■ What to produce ■
Would you please transcribe, exactly as written, the lines of the entries below starting at the one that holds "What is the value" and ending at the one that holds "Vista Depot operates", both included?

(Saved data entries)
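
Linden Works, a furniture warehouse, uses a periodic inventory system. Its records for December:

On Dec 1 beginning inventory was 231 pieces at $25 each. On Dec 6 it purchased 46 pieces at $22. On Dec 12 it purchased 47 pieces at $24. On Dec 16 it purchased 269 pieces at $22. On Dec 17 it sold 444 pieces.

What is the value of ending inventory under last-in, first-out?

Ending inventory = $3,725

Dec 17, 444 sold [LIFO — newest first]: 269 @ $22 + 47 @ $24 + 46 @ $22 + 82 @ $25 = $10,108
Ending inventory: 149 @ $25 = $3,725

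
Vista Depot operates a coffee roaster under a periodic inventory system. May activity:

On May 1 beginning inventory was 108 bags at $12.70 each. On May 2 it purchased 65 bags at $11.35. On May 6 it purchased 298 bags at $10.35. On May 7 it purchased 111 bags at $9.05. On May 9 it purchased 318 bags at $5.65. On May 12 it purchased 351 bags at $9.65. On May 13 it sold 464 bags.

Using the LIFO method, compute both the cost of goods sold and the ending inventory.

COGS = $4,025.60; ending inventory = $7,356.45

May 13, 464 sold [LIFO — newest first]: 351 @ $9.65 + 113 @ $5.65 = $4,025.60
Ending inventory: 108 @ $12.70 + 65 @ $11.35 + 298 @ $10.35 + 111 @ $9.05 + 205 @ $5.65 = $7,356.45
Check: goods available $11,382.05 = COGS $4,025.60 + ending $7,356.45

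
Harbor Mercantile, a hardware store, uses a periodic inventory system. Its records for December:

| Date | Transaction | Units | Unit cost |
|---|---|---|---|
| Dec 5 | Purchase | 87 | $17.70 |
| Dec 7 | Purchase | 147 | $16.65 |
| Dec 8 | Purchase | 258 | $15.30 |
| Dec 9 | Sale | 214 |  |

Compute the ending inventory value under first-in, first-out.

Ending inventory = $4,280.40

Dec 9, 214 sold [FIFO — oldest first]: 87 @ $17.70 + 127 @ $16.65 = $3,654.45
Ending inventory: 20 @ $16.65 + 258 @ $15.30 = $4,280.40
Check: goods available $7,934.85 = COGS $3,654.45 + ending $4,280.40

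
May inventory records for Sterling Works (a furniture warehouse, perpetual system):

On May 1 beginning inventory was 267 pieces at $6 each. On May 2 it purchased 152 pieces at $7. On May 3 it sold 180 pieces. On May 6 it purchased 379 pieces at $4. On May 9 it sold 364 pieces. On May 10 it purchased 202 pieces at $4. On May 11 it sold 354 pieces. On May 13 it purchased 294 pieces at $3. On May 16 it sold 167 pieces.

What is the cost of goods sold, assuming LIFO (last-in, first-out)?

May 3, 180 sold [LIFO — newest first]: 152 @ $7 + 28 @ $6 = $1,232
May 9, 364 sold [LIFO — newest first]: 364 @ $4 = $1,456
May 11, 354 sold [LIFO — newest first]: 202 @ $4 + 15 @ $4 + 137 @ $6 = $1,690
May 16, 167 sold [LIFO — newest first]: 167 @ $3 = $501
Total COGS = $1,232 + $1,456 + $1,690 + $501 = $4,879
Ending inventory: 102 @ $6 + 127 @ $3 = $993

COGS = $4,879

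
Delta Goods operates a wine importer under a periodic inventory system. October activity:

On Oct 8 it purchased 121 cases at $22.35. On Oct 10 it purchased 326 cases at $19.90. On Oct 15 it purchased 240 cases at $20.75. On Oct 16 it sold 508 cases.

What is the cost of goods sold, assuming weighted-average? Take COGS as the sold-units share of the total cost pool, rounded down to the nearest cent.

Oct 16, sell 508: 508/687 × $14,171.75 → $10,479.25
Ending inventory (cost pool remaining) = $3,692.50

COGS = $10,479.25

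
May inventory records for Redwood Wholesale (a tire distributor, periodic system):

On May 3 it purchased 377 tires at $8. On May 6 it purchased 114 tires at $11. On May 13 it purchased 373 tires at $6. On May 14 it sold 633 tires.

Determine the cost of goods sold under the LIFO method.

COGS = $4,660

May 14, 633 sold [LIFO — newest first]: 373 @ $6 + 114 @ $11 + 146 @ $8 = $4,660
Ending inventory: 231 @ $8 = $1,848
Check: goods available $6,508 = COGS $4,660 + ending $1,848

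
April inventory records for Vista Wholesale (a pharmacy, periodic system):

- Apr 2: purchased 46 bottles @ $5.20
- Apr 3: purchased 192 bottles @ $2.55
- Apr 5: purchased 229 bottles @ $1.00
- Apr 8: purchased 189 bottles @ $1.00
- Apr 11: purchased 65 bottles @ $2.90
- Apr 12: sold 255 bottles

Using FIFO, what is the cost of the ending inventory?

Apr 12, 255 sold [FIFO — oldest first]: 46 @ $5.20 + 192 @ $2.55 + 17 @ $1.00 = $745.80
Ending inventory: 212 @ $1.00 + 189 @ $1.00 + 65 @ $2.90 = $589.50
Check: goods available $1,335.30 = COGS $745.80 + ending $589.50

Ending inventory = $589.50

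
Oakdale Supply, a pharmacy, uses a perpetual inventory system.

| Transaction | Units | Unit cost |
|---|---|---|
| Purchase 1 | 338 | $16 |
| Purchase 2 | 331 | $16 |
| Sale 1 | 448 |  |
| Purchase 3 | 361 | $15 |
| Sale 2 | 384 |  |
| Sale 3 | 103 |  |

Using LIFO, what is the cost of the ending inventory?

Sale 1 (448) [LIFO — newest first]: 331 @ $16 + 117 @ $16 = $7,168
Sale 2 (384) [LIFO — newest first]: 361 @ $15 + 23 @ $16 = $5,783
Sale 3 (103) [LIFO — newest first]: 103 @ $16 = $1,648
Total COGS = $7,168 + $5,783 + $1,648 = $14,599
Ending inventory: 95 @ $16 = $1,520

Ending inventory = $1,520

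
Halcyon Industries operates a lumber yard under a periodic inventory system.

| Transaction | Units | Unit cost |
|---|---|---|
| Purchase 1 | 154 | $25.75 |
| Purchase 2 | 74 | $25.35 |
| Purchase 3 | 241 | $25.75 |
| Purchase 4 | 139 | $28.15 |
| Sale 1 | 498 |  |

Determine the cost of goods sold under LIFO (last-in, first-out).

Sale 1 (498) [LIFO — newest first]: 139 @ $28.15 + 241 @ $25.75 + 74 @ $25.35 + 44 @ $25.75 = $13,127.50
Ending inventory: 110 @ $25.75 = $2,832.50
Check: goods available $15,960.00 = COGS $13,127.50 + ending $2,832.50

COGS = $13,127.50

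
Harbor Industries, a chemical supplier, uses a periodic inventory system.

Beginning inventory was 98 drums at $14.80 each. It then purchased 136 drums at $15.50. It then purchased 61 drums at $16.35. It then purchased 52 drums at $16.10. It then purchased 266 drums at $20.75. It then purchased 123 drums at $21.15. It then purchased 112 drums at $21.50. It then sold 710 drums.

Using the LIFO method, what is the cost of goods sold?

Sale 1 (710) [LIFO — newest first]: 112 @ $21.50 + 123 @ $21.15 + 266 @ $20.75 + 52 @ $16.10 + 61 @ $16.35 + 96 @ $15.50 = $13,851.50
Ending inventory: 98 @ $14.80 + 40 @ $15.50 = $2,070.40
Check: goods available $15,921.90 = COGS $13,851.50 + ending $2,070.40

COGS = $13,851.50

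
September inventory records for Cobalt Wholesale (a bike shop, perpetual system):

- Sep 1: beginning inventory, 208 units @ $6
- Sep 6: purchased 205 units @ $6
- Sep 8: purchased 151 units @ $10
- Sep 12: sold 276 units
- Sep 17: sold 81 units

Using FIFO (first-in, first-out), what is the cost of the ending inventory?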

■ Task response ■
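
What is the value of ending inventory under last-in, first-out?

Ending inventory = $3,725

Dec 17, 444 sold [LIFO — newest first]: 269 @ $22 + 47 @ $24 + 46 @ $22 + 82 @ $25 = $10,108
Ending inventory: 149 @ $25 = $3,725

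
Vista Depot operates a coffee roaster under a periodic inventory system. May activity: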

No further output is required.